> _PROBLEM TO WORK ON_: The answer should be each line from the entries below that has the word "data" in it.
/---
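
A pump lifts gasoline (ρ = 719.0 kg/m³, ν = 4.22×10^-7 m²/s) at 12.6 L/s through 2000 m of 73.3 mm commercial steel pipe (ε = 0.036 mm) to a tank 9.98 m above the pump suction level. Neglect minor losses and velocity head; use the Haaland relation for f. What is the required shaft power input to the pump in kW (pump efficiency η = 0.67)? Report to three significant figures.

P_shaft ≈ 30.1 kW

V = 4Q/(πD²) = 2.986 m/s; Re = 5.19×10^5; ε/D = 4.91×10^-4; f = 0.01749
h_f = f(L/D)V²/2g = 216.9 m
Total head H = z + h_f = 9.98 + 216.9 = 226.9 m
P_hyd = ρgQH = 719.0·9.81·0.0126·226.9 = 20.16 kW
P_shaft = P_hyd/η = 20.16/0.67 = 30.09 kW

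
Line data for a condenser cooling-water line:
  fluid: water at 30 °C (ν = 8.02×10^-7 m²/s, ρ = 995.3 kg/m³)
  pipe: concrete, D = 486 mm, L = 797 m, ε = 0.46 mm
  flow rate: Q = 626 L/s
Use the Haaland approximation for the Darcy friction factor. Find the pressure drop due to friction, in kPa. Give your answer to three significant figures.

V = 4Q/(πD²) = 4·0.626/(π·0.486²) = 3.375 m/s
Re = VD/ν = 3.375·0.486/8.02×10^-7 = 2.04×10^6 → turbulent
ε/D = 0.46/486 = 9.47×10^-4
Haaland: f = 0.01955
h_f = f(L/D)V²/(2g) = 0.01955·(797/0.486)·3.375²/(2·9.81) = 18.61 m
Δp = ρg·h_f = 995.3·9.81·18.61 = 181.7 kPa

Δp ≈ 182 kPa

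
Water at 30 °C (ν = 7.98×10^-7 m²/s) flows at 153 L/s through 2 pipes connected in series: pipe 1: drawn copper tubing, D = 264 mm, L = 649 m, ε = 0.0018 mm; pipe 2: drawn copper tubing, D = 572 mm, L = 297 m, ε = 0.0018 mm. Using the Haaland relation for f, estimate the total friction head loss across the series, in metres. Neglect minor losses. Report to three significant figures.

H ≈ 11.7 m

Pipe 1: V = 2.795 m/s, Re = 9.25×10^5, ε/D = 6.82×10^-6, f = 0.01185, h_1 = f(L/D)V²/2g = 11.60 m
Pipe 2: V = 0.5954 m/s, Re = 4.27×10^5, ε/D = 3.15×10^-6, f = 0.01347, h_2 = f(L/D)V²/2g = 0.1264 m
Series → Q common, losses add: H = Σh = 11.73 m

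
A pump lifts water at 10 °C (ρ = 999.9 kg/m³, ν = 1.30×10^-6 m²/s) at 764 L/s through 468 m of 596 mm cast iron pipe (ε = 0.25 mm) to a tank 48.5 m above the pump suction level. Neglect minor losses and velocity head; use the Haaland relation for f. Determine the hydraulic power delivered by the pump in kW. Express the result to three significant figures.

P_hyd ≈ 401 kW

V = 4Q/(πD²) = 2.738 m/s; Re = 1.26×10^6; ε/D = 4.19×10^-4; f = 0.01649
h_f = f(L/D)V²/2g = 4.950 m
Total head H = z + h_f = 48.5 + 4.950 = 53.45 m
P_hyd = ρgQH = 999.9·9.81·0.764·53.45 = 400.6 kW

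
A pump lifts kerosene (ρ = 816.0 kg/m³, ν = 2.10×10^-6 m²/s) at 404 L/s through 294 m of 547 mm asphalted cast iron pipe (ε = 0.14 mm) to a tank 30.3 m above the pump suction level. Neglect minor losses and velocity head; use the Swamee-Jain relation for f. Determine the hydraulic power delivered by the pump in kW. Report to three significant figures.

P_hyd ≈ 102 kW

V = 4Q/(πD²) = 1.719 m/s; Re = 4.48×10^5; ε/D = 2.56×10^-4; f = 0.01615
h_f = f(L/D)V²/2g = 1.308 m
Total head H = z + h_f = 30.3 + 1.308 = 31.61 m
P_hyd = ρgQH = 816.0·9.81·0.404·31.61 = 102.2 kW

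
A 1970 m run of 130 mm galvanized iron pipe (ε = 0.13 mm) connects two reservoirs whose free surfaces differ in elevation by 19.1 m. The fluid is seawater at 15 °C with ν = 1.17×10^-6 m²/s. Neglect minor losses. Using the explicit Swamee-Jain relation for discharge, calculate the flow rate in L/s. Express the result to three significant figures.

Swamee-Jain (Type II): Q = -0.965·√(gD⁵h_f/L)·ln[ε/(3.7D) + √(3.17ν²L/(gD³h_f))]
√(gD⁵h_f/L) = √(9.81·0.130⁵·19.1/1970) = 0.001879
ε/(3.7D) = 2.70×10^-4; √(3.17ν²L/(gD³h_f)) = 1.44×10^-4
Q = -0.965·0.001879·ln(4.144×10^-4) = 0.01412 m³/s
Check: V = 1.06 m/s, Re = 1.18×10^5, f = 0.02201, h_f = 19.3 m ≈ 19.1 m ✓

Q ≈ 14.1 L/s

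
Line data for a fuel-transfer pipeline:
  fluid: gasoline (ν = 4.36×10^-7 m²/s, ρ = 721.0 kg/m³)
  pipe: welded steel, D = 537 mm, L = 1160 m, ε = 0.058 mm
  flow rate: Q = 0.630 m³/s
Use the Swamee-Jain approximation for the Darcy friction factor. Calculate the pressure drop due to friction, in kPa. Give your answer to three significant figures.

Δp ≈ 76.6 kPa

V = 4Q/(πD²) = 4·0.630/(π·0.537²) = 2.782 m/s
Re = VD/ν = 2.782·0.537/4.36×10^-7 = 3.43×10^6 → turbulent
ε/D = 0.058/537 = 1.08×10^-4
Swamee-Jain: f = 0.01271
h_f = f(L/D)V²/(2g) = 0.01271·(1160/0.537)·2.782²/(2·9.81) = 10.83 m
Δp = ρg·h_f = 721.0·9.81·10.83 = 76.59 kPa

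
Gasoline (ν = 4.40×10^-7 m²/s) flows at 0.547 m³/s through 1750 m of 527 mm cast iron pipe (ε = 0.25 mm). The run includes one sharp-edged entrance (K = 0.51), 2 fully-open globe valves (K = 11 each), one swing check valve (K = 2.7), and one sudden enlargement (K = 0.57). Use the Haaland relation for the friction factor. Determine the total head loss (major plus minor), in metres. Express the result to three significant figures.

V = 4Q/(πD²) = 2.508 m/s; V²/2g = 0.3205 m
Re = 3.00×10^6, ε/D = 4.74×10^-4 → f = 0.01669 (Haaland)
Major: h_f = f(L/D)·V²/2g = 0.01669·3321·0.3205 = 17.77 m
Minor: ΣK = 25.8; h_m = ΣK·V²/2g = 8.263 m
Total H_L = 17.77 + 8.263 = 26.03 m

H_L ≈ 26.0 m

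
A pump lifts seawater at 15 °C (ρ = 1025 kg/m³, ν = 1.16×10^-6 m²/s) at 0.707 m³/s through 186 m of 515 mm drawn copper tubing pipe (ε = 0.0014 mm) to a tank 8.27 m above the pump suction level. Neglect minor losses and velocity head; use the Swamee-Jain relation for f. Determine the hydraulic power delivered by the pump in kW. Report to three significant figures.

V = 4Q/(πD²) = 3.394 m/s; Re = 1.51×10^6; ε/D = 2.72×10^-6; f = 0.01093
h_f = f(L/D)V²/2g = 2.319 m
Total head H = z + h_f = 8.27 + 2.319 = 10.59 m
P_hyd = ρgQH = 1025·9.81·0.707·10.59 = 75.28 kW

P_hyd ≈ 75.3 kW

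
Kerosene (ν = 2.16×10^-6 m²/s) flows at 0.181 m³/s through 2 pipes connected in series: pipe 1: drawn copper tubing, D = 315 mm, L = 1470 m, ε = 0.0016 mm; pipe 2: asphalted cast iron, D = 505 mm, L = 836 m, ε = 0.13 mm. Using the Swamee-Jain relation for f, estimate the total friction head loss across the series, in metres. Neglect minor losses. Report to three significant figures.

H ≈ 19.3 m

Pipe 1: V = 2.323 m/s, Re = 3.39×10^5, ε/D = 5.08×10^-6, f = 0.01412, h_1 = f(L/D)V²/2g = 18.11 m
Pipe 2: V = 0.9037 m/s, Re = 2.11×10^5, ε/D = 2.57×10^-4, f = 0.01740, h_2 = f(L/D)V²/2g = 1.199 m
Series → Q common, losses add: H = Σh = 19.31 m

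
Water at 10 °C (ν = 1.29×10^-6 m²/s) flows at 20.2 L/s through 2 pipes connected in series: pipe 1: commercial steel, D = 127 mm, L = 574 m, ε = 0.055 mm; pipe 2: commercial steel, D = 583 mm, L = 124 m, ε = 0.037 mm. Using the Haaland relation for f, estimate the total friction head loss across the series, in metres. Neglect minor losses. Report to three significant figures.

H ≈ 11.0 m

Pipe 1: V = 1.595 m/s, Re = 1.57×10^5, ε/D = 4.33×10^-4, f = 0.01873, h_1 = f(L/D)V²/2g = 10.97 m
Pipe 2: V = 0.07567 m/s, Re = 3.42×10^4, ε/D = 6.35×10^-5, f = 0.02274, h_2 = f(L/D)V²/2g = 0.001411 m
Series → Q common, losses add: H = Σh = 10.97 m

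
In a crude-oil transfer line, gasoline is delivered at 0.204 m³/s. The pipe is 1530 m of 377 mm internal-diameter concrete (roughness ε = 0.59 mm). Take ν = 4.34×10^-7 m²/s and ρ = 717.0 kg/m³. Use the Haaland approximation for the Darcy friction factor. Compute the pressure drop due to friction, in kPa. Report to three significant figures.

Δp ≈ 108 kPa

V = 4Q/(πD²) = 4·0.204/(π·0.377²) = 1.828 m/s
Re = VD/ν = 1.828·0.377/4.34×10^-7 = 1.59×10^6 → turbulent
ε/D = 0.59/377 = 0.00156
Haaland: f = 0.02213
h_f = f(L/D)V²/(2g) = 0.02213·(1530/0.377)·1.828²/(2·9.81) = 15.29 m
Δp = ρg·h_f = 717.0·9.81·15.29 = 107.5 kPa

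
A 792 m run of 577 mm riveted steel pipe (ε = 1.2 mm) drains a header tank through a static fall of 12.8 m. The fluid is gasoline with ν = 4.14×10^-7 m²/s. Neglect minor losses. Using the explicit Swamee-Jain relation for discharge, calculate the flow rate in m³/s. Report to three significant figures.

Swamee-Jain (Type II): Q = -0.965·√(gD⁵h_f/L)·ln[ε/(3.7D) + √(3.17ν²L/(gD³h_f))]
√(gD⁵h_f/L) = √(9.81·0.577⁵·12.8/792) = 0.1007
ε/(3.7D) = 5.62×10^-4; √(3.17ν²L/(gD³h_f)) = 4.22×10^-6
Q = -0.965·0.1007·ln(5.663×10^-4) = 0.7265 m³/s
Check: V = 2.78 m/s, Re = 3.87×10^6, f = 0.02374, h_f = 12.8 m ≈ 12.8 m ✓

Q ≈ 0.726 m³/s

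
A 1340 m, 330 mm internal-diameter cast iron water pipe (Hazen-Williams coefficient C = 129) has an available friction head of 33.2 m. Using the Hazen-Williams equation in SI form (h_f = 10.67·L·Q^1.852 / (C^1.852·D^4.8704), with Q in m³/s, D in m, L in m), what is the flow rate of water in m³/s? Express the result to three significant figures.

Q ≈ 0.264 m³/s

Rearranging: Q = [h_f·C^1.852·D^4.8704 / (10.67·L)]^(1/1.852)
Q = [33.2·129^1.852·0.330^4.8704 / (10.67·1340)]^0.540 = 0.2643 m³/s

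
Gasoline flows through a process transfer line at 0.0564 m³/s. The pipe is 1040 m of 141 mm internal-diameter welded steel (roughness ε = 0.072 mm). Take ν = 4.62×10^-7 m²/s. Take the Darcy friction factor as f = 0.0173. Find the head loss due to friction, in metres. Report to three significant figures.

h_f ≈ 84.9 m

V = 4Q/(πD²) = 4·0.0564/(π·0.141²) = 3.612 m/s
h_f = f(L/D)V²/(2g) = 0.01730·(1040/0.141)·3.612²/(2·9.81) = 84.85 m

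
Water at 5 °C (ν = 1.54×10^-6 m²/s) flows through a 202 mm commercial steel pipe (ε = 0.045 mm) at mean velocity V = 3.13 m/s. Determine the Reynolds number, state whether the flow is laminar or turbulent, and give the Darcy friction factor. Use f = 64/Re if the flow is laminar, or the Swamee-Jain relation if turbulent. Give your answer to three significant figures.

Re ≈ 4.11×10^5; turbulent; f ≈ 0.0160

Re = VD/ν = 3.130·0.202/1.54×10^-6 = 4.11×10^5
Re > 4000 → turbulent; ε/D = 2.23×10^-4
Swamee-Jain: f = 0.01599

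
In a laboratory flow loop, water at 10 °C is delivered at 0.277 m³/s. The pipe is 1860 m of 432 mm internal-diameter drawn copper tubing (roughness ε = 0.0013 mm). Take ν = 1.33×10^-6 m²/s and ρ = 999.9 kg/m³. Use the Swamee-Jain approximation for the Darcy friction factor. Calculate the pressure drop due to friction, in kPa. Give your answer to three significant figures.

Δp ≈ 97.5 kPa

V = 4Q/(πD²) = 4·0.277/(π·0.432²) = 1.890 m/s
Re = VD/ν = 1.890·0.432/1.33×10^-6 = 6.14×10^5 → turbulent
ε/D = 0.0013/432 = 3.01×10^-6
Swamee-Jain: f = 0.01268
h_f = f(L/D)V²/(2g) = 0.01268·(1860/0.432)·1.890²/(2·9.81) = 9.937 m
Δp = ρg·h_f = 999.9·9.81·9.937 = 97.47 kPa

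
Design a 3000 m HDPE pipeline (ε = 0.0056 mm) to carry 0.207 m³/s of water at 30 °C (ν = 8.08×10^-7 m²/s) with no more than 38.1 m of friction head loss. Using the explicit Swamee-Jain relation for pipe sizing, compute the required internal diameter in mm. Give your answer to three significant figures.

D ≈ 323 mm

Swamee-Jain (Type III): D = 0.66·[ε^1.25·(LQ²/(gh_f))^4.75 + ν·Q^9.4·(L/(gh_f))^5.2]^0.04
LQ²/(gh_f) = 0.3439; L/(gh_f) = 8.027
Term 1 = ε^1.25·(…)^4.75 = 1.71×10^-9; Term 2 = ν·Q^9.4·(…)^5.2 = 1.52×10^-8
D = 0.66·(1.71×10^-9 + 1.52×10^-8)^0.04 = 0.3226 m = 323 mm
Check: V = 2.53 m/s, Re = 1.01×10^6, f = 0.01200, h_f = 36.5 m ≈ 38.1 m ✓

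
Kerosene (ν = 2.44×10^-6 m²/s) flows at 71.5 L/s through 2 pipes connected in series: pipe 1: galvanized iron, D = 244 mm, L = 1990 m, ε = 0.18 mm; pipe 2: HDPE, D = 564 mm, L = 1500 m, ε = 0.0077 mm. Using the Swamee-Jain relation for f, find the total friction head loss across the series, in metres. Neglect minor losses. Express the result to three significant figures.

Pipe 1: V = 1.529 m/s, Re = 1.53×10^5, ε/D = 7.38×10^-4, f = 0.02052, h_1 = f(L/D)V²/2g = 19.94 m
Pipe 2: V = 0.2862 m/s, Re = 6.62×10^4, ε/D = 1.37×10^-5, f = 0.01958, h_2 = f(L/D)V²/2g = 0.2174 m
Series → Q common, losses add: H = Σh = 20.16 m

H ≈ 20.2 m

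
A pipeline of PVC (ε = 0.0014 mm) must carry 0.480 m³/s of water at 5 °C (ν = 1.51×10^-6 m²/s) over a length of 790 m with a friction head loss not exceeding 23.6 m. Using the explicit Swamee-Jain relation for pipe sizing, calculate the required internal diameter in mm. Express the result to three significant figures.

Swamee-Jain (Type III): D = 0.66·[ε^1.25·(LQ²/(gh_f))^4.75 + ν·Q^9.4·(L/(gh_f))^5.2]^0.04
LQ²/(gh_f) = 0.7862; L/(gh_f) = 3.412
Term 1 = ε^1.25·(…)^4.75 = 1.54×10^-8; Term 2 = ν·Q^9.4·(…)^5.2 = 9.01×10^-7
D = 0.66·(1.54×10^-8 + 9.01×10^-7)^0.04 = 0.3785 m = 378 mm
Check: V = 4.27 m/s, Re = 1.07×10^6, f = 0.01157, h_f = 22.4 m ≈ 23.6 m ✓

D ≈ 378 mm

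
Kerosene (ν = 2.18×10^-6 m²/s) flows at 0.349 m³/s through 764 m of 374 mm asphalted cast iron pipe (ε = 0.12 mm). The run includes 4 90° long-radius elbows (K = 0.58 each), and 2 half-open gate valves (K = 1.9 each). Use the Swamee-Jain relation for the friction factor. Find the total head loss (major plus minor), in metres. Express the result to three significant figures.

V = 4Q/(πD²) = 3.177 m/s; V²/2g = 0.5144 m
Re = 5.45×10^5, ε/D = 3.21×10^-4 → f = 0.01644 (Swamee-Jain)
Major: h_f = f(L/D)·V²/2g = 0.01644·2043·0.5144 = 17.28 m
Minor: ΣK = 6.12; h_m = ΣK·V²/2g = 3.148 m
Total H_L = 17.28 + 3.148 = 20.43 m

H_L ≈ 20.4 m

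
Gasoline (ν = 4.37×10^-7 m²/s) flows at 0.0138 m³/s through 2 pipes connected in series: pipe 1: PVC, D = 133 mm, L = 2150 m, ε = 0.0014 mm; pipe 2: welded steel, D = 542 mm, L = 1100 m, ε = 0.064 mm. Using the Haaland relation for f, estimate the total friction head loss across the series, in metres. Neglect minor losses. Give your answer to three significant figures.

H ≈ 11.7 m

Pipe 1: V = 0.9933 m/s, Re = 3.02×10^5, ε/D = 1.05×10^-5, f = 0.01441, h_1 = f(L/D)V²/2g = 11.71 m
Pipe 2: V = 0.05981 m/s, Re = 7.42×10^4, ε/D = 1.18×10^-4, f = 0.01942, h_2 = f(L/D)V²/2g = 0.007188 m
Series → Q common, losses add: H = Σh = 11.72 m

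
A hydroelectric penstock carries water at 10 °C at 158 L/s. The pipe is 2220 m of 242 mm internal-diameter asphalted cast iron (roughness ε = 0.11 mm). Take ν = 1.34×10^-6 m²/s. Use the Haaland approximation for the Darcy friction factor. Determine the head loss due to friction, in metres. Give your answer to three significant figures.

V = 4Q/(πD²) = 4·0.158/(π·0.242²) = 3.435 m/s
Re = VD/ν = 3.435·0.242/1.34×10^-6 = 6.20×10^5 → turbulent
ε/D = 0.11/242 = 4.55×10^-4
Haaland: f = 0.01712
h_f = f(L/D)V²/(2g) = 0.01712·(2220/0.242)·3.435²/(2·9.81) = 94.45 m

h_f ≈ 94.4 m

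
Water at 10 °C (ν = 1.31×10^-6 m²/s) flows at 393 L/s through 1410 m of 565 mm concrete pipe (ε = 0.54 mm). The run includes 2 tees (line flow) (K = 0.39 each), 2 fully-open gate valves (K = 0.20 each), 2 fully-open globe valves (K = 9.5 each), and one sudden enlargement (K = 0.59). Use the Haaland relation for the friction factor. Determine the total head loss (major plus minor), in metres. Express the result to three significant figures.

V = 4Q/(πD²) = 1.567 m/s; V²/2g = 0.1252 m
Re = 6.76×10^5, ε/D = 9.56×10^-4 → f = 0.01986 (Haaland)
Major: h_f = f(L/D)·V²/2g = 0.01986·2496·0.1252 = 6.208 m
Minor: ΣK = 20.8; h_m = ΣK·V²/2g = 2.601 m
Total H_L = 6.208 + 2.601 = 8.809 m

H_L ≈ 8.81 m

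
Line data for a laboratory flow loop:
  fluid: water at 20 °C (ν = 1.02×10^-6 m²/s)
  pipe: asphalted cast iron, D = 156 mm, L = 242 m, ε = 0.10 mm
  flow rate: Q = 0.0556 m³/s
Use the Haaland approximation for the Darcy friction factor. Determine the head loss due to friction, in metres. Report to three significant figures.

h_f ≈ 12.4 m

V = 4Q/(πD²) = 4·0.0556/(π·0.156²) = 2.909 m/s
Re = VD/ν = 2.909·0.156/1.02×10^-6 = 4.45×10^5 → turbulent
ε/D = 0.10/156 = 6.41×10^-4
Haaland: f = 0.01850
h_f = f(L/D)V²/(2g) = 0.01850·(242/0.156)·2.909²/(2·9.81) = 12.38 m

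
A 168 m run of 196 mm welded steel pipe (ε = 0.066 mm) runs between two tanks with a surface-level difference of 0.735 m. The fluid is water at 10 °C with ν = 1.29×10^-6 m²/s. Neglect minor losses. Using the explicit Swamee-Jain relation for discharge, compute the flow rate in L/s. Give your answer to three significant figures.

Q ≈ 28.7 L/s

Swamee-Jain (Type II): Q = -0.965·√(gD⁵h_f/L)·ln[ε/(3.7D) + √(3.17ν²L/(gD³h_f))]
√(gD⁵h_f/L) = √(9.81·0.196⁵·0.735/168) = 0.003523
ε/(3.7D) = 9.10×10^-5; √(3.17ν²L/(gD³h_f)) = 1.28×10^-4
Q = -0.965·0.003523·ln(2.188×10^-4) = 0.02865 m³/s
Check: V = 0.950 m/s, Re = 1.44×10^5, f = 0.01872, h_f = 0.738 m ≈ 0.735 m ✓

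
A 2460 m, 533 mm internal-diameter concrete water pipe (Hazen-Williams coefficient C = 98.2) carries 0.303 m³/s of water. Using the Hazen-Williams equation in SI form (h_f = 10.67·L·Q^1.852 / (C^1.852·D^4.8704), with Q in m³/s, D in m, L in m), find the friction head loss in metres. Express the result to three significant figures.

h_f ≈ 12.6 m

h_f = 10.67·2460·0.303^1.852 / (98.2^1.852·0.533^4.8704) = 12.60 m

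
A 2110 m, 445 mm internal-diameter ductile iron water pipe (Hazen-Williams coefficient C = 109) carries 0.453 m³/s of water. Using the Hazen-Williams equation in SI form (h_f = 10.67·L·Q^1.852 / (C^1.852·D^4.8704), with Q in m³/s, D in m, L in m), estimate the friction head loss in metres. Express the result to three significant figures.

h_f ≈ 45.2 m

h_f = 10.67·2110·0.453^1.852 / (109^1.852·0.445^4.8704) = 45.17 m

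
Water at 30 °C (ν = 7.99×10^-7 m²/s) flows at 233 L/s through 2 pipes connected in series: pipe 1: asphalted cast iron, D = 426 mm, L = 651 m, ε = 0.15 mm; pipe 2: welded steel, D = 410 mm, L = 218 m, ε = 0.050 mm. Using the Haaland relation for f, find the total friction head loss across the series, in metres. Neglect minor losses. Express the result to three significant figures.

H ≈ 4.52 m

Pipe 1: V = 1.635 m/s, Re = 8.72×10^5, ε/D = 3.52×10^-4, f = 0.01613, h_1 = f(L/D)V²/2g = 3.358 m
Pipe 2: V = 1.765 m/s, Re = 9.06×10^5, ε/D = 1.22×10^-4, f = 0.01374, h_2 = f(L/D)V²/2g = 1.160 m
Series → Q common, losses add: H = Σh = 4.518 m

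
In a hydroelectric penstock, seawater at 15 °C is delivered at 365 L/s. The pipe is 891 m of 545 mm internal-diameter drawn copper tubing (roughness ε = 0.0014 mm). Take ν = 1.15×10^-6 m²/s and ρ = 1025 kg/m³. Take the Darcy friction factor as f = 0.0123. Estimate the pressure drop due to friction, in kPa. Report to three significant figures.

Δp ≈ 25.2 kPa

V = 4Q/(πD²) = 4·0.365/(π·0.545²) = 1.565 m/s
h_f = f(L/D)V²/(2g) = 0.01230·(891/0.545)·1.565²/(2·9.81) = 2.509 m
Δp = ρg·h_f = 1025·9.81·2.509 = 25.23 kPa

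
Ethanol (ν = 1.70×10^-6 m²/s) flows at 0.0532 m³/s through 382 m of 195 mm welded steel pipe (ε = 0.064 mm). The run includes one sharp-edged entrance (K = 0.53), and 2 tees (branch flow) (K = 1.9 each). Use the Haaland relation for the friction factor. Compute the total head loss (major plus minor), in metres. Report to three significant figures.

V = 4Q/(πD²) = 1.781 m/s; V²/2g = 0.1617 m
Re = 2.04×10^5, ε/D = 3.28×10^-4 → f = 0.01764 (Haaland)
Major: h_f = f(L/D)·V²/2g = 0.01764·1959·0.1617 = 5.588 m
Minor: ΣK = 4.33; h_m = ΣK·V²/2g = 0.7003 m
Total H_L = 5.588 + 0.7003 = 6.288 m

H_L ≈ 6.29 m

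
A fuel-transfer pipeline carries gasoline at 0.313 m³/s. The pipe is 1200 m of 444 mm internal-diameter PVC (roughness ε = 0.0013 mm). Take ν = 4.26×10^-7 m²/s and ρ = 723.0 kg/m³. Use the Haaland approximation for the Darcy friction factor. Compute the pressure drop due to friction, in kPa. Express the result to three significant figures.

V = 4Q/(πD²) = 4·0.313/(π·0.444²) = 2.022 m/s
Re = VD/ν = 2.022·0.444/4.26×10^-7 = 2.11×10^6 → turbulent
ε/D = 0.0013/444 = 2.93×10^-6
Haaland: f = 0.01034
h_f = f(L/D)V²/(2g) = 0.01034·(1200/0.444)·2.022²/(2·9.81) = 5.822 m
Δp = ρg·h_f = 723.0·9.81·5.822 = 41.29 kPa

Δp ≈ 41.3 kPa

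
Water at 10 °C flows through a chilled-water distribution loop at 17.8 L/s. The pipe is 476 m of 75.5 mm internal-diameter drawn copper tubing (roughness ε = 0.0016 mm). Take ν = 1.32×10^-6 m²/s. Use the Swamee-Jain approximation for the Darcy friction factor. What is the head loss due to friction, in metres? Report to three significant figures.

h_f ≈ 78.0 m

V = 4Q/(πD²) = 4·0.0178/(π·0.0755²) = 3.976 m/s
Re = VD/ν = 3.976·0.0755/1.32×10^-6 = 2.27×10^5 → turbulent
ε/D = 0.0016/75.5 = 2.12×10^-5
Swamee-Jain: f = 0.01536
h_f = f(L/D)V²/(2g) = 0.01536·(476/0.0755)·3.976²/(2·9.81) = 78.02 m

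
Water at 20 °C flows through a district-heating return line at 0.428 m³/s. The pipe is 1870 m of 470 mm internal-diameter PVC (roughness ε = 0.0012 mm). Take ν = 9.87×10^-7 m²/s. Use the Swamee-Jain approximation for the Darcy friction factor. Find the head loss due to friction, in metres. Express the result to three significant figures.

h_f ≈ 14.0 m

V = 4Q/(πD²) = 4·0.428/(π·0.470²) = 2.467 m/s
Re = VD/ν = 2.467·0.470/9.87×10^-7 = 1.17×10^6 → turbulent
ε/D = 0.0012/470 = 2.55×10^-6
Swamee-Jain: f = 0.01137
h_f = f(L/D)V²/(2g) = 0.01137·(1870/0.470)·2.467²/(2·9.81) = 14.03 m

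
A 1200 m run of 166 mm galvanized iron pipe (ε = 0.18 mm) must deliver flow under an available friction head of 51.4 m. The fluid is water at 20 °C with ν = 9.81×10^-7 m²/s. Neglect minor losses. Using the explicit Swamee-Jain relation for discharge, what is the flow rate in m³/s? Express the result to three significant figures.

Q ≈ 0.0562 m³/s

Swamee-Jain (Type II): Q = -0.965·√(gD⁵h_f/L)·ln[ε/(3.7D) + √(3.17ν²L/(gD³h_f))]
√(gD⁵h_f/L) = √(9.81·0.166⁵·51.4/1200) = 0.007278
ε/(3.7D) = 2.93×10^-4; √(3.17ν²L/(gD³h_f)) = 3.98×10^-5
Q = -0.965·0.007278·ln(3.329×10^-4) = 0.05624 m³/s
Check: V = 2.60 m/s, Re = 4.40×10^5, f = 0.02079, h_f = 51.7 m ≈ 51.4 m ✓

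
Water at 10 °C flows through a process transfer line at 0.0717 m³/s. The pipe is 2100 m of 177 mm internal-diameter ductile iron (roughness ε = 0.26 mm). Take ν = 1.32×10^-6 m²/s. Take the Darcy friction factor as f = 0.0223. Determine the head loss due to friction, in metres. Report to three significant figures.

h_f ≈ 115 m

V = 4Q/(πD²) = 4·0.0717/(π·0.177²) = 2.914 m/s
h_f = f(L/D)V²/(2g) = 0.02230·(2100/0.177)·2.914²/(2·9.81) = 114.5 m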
\---
> _TASK ANSWER_:
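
Line data for a condenser cooling-water line:
Line data for a fuel-transfer pipeline:
Line data for a laboratory flow loop: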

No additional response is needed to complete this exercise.